EXERCISE DATA >>
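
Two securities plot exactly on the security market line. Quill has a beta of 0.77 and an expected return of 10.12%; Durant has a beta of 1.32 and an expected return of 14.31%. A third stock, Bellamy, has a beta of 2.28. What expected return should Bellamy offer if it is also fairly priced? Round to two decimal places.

21.62%

MRP (SML slope) = (14.31% − 10.12%) / (1.32 − 0.77) = 4.19% / 0.55 = 7.6182%
R_f (intercept) = 10.12% − 0.77 × 7.6182% = 4.2540%
E(R_Bellamy) = R_f + β × MRP = 4.2540% + 2.28 × 7.6182% = 21.62%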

WHAT THE EXERCISE ASKS >> All entries should be transcribed verbatim.

TASK ANSWER >>
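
Two securities plot exactly on the security market line. Quill has a beta of 0.77 and an expected return of 10.12%; Durant has a beta of 1.32 and an expected return of 14.31%. A third stock, Bellamy, has a beta of 2.28. What expected return should Bellamy offer if it is also fairly priced? Round to two decimal places.

21.62%

MRP (SML slope) = (14.31% − 10.12%) / (1.32 − 0.77) = 4.19% / 0.55 = 7.6182%
R_f (intercept) = 10.12% − 0.77 × 7.6182% = 4.2540%
E(R_Bellamy) = R_f + β × MRP = 4.2540% + 2.28 × 7.6182% = 21.62%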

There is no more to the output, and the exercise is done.